[DATA FOR REVIEW — start]

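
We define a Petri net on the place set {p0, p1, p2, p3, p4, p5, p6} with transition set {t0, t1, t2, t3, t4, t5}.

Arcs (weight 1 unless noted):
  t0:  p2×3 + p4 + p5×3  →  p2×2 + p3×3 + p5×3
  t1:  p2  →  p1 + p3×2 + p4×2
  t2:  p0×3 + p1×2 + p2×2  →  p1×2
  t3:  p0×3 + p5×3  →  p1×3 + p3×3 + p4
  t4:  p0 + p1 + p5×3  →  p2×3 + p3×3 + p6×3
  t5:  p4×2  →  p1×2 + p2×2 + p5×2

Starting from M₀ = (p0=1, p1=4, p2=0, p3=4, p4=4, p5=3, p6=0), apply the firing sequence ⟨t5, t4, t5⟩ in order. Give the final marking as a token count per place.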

[DATA FOR REVIEW — finish]

• **EXERCISE AIM**:
Nothing is to be left out: set down all the records again exactly.

• **EXPECTED OUTPUT**:
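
We define a Petri net on the place set {p0, p1, p2, p3, p4, p5, p6} with transition set {t0, t1, t2, t3, t4, t5}.

Arcs (weight 1 unless noted):
  t0:  p2×3 + p4 + p5×3  →  p2×2 + p3×3 + p5×3
  t1:  p2  →  p1 + p3×2 + p4×2
  t2:  p0×3 + p1×2 + p2×2  →  p1×2
  t3:  p0×3 + p5×3  →  p1×3 + p3×3 + p4
  t4:  p0 + p1 + p5×3  →  p2×3 + p3×3 + p6×3
  t5:  p4×2  →  p1×2 + p2×2 + p5×2

Starting from M₀ = (p0=1, p1=4, p2=0, p3=4, p4=4, p5=3, p6=0), apply the firing sequence ⟨t5, t4, t5⟩ in order. Give the final marking as a token count per place.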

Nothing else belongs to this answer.